Saved data entries:
-- -- --
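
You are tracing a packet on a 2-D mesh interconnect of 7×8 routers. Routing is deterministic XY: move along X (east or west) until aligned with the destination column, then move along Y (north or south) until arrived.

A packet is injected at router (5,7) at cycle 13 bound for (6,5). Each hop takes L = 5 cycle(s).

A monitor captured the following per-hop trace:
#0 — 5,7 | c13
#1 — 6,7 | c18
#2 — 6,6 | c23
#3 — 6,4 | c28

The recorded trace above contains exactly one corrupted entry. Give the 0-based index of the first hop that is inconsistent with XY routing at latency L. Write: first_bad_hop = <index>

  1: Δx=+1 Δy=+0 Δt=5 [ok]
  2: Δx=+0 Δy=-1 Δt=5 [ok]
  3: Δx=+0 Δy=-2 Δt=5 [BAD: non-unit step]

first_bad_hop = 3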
-- -- --
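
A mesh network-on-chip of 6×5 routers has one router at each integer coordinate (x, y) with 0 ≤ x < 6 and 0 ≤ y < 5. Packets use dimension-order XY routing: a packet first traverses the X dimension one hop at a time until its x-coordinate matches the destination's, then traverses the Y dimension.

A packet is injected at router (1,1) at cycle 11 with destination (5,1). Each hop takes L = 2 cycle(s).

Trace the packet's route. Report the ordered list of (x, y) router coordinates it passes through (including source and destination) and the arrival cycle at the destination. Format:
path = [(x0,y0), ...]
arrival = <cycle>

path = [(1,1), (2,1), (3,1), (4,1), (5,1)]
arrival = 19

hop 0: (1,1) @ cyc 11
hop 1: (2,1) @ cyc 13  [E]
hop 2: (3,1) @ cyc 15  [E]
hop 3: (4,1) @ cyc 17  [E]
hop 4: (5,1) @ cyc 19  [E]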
-- -- --
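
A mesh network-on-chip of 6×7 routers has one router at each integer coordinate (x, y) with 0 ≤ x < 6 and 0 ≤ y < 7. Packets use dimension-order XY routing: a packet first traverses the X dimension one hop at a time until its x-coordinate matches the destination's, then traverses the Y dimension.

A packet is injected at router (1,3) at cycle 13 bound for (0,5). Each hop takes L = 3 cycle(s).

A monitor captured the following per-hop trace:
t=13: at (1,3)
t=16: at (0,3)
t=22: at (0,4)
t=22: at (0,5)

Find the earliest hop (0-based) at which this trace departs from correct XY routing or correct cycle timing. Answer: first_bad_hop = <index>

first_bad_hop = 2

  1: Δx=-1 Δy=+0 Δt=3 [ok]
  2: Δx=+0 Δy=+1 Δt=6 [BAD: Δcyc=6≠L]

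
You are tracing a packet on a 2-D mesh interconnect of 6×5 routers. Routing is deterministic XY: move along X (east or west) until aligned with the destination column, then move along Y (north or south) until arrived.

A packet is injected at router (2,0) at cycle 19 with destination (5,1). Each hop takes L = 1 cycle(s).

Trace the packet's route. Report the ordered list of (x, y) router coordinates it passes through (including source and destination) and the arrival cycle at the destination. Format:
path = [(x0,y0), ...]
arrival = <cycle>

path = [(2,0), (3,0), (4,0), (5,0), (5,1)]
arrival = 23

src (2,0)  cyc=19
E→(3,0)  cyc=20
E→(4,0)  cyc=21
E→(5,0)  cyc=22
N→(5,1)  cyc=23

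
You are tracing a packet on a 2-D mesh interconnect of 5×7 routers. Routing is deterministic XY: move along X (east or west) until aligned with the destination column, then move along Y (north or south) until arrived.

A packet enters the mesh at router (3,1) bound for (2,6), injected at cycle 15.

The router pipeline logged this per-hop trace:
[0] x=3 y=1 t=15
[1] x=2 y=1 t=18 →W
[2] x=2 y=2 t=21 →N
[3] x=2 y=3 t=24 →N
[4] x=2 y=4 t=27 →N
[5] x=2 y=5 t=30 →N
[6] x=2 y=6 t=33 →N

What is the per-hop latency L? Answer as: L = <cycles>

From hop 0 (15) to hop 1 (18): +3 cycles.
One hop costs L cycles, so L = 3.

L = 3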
-- -- --
Instructions to follow:
From the line holding "A mesh network-on-chip of 6×7" to the line holding "interconnect of 5×7", inclusive, restate each line above exactly as written.

Finished exercise:
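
A mesh network-on-chip of 6×7 routers has one router at each integer coordinate (x, y) with 0 ≤ x < 6 and 0 ≤ y < 7. Packets use dimension-order XY routing: a packet first traverses the X dimension one hop at a time until its x-coordinate matches the destination's, then traverses the Y dimension.

A packet is injected at router (1,3) at cycle 13 bound for (0,5). Each hop takes L = 3 cycle(s).

A monitor captured the following per-hop trace:
t=13: at (1,3)
t=16: at (0,3)
t=22: at (0,4)
t=22: at (0,5)

Find the earliest hop (0-based) at which this trace departs from correct XY routing or correct cycle timing. Answer: first_bad_hop = <index>

first_bad_hop = 2

  1: Δx=-1 Δy=+0 Δt=3 [ok]
  2: Δx=+0 Δy=+1 Δt=6 [BAD: Δcyc=6≠L]

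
You are tracing a packet on a 2-D mesh interconnect of 6×5 routers. Routing is deterministic XY: move along X (east or west) until aligned with the destination column, then move along Y (north or south) until arrived.

A packet is injected at router (2,0) at cycle 19 with destination (5,1). Each hop takes L = 1 cycle(s).

Trace the packet's route. Report the ordered list of (x, y) router coordinates it passes through (including source and destination) and the arrival cycle at the destination. Format:
path = [(x0,y0), ...]
arrival = <cycle>

path = [(2,0), (3,0), (4,0), (5,0), (5,1)]
arrival = 23

src (2,0)  cyc=19
E→(3,0)  cyc=20
E→(4,0)  cyc=21
E→(5,0)  cyc=22
N→(5,1)  cyc=23

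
You are tracing a packet on a 2-D mesh interconnect of 5×7 routers. Routing is deterministic XY: move along X (east or west) until aligned with the destination column, then move along Y (north or south) until arrived.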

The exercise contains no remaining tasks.